Top of Supplied data

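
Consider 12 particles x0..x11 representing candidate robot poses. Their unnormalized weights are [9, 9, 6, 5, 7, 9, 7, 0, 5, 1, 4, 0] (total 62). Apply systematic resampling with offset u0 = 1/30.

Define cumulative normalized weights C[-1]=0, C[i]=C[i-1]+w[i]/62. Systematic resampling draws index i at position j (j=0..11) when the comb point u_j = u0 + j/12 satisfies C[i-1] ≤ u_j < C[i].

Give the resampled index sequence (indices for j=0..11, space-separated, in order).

0 0 1 1 2 3 4 5 5 6 8 10

C = [9/62, 9/31, 12/31, 29/62, 18/31, 45/62, 26/31, 26/31, 57/62, 29/31, 1, 1]
j=0: u_0=1/30 ∈ [0, 9/62) → index 0
j=1: u_1=7/60 ∈ [0, 9/62) → index 0
j=2: u_2=1/5 ∈ [9/62, 9/31) → index 1
j=3: u_3=17/60 ∈ [9/62, 9/31) → index 1
j=4: u_4=11/30 ∈ [9/31, 12/31) → index 2
j=5: u_5=9/20 ∈ [12/31, 29/62) → index 3
j=6: u_6=8/15 ∈ [29/62, 18/31) → index 4
j=7: u_7=37/60 ∈ [18/31, 45/62) → index 5
j=8: u_8=7/10 ∈ [18/31, 45/62) → index 5
j=9: u_9=47/60 ∈ [45/62, 26/31) → index 6
j=10: u_10=13/15 ∈ [26/31, 57/62) → index 8
j=11: u_11=19/20 ∈ [29/31, 1) → index 10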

Bottom of Supplied data

### Requirement
Each line above must be output exactly as it stands.

### Result below
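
Consider 12 particles x0..x11 representing candidate robot poses. Their unnormalized weights are [9, 9, 6, 5, 7, 9, 7, 0, 5, 1, 4, 0] (total 62). Apply systematic resampling with offset u0 = 1/30.

Define cumulative normalized weights C[-1]=0, C[i]=C[i-1]+w[i]/62. Systematic resampling draws index i at position j (j=0..11) when the comb point u_j = u0 + j/12 satisfies C[i-1] ≤ u_j < C[i].

Give the resampled index sequence (indices for j=0..11, space-separated, in order).

0 0 1 1 2 3 4 5 5 6 8 10

C = [9/62, 9/31, 12/31, 29/62, 18/31, 45/62, 26/31, 26/31, 57/62, 29/31, 1, 1]
j=0: u_0=1/30 ∈ [0, 9/62) → index 0
j=1: u_1=7/60 ∈ [0, 9/62) → index 0
j=2: u_2=1/5 ∈ [9/62, 9/31) → index 1
j=3: u_3=17/60 ∈ [9/62, 9/31) → index 1
j=4: u_4=11/30 ∈ [9/31, 12/31) → index 2
j=5: u_5=9/20 ∈ [12/31, 29/62) → index 3
j=6: u_6=8/15 ∈ [29/62, 18/31) → index 4
j=7: u_7=37/60 ∈ [18/31, 45/62) → index 5
j=8: u_8=7/10 ∈ [18/31, 45/62) → index 5
j=9: u_9=47/60 ∈ [45/62, 26/31) → index 6
j=10: u_10=13/15 ∈ [26/31, 57/62) → index 8
j=11: u_11=19/20 ∈ [29/31, 1) → index 10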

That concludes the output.